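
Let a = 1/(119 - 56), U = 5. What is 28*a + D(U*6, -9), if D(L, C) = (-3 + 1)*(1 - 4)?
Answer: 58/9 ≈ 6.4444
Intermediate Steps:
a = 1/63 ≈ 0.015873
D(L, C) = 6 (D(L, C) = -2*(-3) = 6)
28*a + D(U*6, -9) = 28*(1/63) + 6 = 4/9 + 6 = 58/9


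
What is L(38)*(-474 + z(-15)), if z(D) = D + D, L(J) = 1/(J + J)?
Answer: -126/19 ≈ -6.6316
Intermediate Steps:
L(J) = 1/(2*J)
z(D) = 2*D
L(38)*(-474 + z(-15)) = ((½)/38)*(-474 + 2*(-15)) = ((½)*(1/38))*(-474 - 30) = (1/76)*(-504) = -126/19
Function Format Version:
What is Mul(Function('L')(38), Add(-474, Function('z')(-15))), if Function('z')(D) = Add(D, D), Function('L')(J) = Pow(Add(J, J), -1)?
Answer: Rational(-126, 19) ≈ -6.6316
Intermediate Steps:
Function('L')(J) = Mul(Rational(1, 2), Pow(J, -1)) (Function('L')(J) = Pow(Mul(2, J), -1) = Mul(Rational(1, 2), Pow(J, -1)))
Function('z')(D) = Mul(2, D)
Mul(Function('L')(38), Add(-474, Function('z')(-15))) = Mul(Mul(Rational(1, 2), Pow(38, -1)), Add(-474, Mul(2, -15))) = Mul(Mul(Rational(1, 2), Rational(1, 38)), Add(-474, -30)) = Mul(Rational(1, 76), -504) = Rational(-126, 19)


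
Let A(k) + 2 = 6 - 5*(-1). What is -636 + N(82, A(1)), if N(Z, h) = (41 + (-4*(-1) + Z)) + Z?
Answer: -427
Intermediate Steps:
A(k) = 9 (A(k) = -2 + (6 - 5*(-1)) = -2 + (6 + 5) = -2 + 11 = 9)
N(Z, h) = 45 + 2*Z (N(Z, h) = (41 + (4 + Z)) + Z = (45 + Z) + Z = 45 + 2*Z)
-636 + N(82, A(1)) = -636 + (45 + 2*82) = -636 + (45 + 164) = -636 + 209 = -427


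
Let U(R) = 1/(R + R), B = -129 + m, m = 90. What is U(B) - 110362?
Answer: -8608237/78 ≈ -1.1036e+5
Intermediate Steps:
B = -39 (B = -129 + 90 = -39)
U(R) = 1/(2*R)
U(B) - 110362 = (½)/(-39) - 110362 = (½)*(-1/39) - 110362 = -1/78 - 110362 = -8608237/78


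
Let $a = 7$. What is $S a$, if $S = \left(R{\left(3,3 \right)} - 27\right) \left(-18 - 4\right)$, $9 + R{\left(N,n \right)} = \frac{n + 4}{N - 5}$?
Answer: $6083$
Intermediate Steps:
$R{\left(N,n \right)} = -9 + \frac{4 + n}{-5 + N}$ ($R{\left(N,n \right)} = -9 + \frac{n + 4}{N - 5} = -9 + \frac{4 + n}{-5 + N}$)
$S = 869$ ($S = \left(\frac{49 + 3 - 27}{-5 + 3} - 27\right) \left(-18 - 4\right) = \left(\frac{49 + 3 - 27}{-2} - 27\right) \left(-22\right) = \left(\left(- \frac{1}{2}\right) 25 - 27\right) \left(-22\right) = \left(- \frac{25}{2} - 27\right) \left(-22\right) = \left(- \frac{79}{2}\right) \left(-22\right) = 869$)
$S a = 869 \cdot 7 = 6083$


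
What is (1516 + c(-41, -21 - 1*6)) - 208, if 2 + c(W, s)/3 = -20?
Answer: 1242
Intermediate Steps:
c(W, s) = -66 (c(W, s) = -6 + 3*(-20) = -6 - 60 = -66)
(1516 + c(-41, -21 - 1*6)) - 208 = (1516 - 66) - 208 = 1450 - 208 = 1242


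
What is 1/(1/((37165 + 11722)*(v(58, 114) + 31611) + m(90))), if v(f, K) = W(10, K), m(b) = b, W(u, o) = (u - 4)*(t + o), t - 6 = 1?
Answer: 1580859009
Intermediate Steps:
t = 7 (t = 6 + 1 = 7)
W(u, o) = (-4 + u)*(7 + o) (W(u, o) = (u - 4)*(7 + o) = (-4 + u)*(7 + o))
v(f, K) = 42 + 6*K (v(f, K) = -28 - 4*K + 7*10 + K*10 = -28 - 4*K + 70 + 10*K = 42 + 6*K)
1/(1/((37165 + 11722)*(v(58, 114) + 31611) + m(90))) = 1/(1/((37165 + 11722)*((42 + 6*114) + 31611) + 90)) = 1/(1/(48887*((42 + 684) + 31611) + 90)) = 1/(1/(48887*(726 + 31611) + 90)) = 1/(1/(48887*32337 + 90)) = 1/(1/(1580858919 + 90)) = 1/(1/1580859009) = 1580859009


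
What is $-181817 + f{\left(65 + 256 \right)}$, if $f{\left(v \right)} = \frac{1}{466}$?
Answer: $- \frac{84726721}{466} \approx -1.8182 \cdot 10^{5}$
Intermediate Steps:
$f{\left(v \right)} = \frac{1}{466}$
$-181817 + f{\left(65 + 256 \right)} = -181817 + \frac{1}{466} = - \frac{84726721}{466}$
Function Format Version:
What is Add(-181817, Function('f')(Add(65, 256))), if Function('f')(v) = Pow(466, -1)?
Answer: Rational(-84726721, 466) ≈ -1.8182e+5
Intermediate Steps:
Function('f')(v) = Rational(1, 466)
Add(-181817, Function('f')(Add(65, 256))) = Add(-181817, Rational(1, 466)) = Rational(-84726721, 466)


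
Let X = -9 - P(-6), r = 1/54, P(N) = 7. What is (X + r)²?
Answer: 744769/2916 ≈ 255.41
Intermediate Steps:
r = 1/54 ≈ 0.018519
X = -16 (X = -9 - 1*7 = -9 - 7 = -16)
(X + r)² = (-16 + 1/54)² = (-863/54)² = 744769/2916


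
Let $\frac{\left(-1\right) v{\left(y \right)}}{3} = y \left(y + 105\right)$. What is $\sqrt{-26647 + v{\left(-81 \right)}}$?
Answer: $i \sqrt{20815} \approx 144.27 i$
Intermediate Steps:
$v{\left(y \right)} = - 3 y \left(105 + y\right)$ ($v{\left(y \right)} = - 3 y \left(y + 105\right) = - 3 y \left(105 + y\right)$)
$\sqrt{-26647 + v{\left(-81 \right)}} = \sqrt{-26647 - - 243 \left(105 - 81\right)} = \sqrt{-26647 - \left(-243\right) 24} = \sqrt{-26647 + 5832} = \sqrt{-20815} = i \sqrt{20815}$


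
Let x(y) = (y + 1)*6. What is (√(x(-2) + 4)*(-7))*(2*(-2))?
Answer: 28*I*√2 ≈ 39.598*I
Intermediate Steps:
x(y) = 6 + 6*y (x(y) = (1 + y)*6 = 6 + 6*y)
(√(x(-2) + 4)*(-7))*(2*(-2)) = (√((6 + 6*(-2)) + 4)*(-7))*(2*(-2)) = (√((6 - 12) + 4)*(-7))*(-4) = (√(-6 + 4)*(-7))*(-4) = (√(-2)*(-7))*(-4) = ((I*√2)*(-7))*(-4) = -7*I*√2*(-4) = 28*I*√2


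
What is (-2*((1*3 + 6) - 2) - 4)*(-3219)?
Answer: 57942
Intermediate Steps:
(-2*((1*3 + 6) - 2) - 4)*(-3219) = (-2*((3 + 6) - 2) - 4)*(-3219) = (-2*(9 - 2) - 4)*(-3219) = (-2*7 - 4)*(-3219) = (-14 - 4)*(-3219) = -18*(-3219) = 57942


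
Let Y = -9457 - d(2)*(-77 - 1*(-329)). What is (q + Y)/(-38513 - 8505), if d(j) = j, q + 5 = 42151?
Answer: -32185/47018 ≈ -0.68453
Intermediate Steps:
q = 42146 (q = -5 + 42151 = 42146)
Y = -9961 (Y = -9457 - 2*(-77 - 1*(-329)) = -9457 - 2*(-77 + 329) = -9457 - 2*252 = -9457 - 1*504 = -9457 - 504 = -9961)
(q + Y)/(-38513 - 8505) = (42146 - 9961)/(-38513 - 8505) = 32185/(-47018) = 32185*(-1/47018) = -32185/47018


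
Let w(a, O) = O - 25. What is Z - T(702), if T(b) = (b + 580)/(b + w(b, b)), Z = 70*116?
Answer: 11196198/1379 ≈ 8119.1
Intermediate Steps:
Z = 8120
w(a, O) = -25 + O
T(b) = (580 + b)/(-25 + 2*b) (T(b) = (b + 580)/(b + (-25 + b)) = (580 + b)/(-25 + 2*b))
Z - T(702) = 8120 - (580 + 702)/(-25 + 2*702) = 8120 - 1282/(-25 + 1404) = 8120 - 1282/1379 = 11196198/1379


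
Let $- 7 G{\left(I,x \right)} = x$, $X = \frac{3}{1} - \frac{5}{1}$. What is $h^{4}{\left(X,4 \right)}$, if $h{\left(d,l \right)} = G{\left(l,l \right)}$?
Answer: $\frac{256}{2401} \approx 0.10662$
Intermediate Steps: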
● ● ●
About this task: Your task is to restate, word for word, only those lines above that fall between the line holding "Answer: Rational(-126, 19) ≈ -6.6316" and the line holding "Answer: -427", inclusive.

Response to this exercise:
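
Answer: Rational(-126, 19) ≈ -6.6316
Intermediate Steps:
Function('L')(J) = Mul(Rational(1, 2), Pow(J, -1)) (Function('L')(J) = Pow(Mul(2, J), -1) = Mul(Rational(1, 2), Pow(J, -1)))
Function('z')(D) = Mul(2, D)
Mul(Function('L')(38), Add(-474, Function('z')(-15))) = Mul(Mul(Rational(1, 2), Pow(38, -1)), Add(-474, Mul(2, -15))) = Mul(Mul(Rational(1, 2), Rational(1, 38)), Add(-474, -30)) = Mul(Rational(1, 76), -504) = Rational(-126, 19)


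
Let A(k) + 2 = 6 - 5*(-1). What is -636 + N(82, A(1)), if N(Z, h) = (41 + (-4*(-1) + Z)) + Z?
Answer: -427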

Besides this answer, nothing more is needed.